↓↓↓

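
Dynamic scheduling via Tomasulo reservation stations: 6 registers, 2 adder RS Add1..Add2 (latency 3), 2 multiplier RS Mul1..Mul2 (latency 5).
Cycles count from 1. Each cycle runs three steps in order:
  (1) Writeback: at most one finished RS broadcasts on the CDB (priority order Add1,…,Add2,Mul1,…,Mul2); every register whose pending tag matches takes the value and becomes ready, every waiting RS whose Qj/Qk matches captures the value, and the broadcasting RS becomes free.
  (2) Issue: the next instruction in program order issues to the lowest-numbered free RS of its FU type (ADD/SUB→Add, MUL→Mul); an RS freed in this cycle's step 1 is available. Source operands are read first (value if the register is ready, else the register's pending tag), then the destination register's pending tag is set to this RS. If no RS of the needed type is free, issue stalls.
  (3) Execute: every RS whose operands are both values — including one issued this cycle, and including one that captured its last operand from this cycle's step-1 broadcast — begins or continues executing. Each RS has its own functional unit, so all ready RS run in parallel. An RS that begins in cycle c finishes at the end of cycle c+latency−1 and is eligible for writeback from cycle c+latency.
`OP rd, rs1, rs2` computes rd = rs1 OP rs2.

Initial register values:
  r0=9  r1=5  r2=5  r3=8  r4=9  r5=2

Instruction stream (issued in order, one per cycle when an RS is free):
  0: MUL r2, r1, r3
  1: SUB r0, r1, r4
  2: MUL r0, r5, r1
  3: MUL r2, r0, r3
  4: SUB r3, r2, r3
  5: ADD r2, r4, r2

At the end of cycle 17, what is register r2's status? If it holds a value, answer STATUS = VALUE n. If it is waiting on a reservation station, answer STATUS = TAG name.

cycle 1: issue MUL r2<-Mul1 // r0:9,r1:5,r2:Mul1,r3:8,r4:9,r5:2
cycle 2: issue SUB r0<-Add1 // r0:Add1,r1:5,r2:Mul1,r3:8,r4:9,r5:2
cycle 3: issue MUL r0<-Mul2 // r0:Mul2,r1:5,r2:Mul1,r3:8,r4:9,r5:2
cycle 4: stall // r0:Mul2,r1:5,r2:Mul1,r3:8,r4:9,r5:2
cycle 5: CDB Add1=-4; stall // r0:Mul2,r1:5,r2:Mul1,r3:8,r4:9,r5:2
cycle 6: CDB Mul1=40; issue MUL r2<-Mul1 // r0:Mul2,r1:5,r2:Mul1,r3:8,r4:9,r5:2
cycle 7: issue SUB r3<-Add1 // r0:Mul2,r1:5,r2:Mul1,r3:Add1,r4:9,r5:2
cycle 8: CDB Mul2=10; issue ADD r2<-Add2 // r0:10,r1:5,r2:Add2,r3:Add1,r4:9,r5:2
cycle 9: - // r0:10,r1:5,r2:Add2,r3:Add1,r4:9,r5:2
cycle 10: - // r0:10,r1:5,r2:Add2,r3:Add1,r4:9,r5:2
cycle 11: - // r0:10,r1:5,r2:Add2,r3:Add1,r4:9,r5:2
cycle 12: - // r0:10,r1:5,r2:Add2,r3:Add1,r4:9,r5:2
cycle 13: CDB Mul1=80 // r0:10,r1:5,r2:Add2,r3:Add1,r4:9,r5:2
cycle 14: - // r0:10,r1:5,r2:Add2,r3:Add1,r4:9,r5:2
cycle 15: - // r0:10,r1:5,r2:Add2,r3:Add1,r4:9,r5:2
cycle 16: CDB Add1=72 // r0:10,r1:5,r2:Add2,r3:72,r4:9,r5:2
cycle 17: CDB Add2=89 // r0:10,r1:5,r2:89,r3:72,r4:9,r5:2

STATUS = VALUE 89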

↑↑↑

> Work to complete
A faithful, word-for-word transcript of the material above is the required answer.

> Problem solution
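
Dynamic scheduling via Tomasulo reservation stations: 6 registers, 2 adder RS Add1..Add2 (latency 3), 2 multiplier RS Mul1..Mul2 (latency 5).
Cycles count from 1. Each cycle runs three steps in order:
  (1) Writeback: at most one finished RS broadcasts on the CDB (priority order Add1,…,Add2,Mul1,…,Mul2); every register whose pending tag matches takes the value and becomes ready, every waiting RS whose Qj/Qk matches captures the value, and the broadcasting RS becomes free.
  (2) Issue: the next instruction in program order issues to the lowest-numbered free RS of its FU type (ADD/SUB→Add, MUL→Mul); an RS freed in this cycle's step 1 is available. Source operands are read first (value if the register is ready, else the register's pending tag), then the destination register's pending tag is set to this RS. If no RS of the needed type is free, issue stalls.
  (3) Execute: every RS whose operands are both values — including one issued this cycle, and including one that captured its last operand from this cycle's step-1 broadcast — begins or continues executing. Each RS has its own functional unit, so all ready RS run in parallel. An RS that begins in cycle c finishes at the end of cycle c+latency−1 and is eligible for writeback from cycle c+latency.
`OP rd, rs1, rs2` computes rd = rs1 OP rs2.

Initial register values:
  r0=9  r1=5  r2=5  r3=8  r4=9  r5=2

Instruction stream (issued in order, one per cycle when an RS is free):
  0: MUL r2, r1, r3
  1: SUB r0, r1, r4
  2: MUL r0, r5, r1
  3: MUL r2, r0, r3
  4: SUB r3, r2, r3
  5: ADD r2, r4, r2

At the end of cycle 17, what is register r2's status? If it holds a value, answer STATUS = VALUE n. If it is waiting on a reservation station, answer STATUS = TAG name.

cycle 1: issue MUL r2<-Mul1 // r0:9,r1:5,r2:Mul1,r3:8,r4:9,r5:2
cycle 2: issue SUB r0<-Add1 // r0:Add1,r1:5,r2:Mul1,r3:8,r4:9,r5:2
cycle 3: issue MUL r0<-Mul2 // r0:Mul2,r1:5,r2:Mul1,r3:8,r4:9,r5:2
cycle 4: stall // r0:Mul2,r1:5,r2:Mul1,r3:8,r4:9,r5:2
cycle 5: CDB Add1=-4; stall // r0:Mul2,r1:5,r2:Mul1,r3:8,r4:9,r5:2
cycle 6: CDB Mul1=40; issue MUL r2<-Mul1 // r0:Mul2,r1:5,r2:Mul1,r3:8,r4:9,r5:2
cycle 7: issue SUB r3<-Add1 // r0:Mul2,r1:5,r2:Mul1,r3:Add1,r4:9,r5:2
cycle 8: CDB Mul2=10; issue ADD r2<-Add2 // r0:10,r1:5,r2:Add2,r3:Add1,r4:9,r5:2
cycle 9: - // r0:10,r1:5,r2:Add2,r3:Add1,r4:9,r5:2
cycle 10: - // r0:10,r1:5,r2:Add2,r3:Add1,r4:9,r5:2
cycle 11: - // r0:10,r1:5,r2:Add2,r3:Add1,r4:9,r5:2
cycle 12: - // r0:10,r1:5,r2:Add2,r3:Add1,r4:9,r5:2
cycle 13: CDB Mul1=80 // r0:10,r1:5,r2:Add2,r3:Add1,r4:9,r5:2
cycle 14: - // r0:10,r1:5,r2:Add2,r3:Add1,r4:9,r5:2
cycle 15: - // r0:10,r1:5,r2:Add2,r3:Add1,r4:9,r5:2
cycle 16: CDB Add1=72 // r0:10,r1:5,r2:Add2,r3:72,r4:9,r5:2
cycle 17: CDB Add2=89 // r0:10,r1:5,r2:89,r3:72,r4:9,r5:2

STATUS = VALUE 89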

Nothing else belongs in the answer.